**Work request:** Select, from the data, each line where "What" occurs.

**Information provided:**
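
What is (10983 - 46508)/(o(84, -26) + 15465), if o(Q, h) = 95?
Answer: -7105/3112 ≈ -2.2831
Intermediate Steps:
(10983 - 46508)/(o(84, -26) + 15465) = (10983 - 46508)/(95 + 15465) = -35525/15560 = -35525*1/15560 = -7105/3112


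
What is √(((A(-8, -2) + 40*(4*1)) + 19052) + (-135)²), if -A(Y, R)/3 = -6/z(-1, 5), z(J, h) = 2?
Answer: 79*√6 ≈ 193.51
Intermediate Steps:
A(Y, R) = 9 (A(Y, R) = -(-18)/2 = -3*(-3) = 9)
√(((A(-8, -2) + 40*(4*1)) + 19052) + (-135)²) = √(((9 + 40*(4*1)) + 19052) + (-135)²) = √(((9 + 40*4) + 19052) + 18225) = √(((9 + 160) + 19052) + 18225) = √((169 + 19052) + 18225) = √(19221 + 18225) = √37446 = 79*√6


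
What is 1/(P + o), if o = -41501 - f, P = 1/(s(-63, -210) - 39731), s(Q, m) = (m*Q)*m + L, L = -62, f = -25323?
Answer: -2818093/45591108555 ≈ -6.1812e-5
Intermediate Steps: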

**Answer space:**
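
What is (10983 - 46508)/(o(84, -26) + 15465), if o(Q, h) = 95?
What is √(((A(-8, -2) + 40*(4*1)) + 19052) + (-135)²), if -A(Y, R)/3 = -6/z(-1, 5), z(J, h) = 2?
What is 1/(P + o), if o = -41501 - f, P = 1/(s(-63, -210) - 39731), s(Q, m) = (m*Q)*m + L, L = -62, f = -25323?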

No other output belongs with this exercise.